══ RECORDS FOR PROCESSING ══
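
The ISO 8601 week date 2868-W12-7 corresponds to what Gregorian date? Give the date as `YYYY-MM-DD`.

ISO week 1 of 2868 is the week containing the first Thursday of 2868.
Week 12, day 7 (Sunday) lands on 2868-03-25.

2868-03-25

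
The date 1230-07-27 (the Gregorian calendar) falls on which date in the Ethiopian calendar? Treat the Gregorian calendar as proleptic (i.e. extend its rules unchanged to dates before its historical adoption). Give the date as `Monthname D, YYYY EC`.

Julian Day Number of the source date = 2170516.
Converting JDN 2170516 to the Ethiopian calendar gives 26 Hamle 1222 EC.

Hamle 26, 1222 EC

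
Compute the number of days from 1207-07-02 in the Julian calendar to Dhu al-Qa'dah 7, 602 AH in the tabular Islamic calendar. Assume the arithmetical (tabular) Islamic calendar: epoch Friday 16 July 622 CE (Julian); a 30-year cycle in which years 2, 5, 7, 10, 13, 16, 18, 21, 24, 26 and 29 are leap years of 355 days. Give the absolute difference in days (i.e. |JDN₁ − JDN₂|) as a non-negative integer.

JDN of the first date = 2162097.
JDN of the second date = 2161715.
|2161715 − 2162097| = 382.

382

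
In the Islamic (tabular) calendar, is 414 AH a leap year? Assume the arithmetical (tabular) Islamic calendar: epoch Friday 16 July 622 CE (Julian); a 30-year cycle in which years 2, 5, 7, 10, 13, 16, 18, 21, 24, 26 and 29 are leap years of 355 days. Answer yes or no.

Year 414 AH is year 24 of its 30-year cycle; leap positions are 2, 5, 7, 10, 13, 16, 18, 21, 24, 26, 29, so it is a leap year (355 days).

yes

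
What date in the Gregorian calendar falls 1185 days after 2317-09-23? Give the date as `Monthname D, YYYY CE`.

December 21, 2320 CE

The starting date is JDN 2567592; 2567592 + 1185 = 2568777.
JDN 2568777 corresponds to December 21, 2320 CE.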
═══
§ **TASK DESCRIPTION**
An exact repeat of the whole listing above is needed; write it out now.

§ **RESPONSE FOR THIS EXERCISE**
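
The ISO 8601 week date 2868-W12-7 corresponds to what Gregorian date? Give the date as `YYYY-MM-DD`.

ISO week 1 of 2868 is the week containing the first Thursday of 2868.
Week 12, day 7 (Sunday) lands on 2868-03-25.

2868-03-25

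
The date 1230-07-27 (the Gregorian calendar) falls on which date in the Ethiopian calendar? Treat the Gregorian calendar as proleptic (i.e. extend its rules unchanged to dates before its historical adoption). Give the date as `Monthname D, YYYY EC`.

Julian Day Number of the source date = 2170516.
Converting JDN 2170516 to the Ethiopian calendar gives 26 Hamle 1222 EC.

Hamle 26, 1222 EC

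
Compute the number of days from 1207-07-02 in the Julian calendar to Dhu al-Qa'dah 7, 602 AH in the tabular Islamic calendar. Assume the arithmetical (tabular) Islamic calendar: epoch Friday 16 July 622 CE (Julian); a 30-year cycle in which years 2, 5, 7, 10, 13, 16, 18, 21, 24, 26 and 29 are leap years of 355 days. Give the absolute difference in days (i.e. |JDN₁ − JDN₂|) as a non-negative integer.

JDN of the first date = 2162097.
JDN of the second date = 2161715.
|2161715 − 2162097| = 382.

382

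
In the Islamic (tabular) calendar, is 414 AH a leap year? Assume the arithmetical (tabular) Islamic calendar: epoch Friday 16 July 622 CE (Julian); a 30-year cycle in which years 2, 5, 7, 10, 13, 16, 18, 21, 24, 26 and 29 are leap years of 355 days. Answer yes or no.

Year 414 AH is year 24 of its 30-year cycle; leap positions are 2, 5, 7, 10, 13, 16, 18, 21, 24, 26, 29, so it is a leap year (355 days).

yes

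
What date in the Gregorian calendar falls 1185 days after 2317-09-23? Give the date as `Monthname D, YYYY CE`.

December 21, 2320 CE

The starting date is JDN 2567592; 2567592 + 1185 = 2568777.
JDN 2568777 corresponds to December 21, 2320 CE.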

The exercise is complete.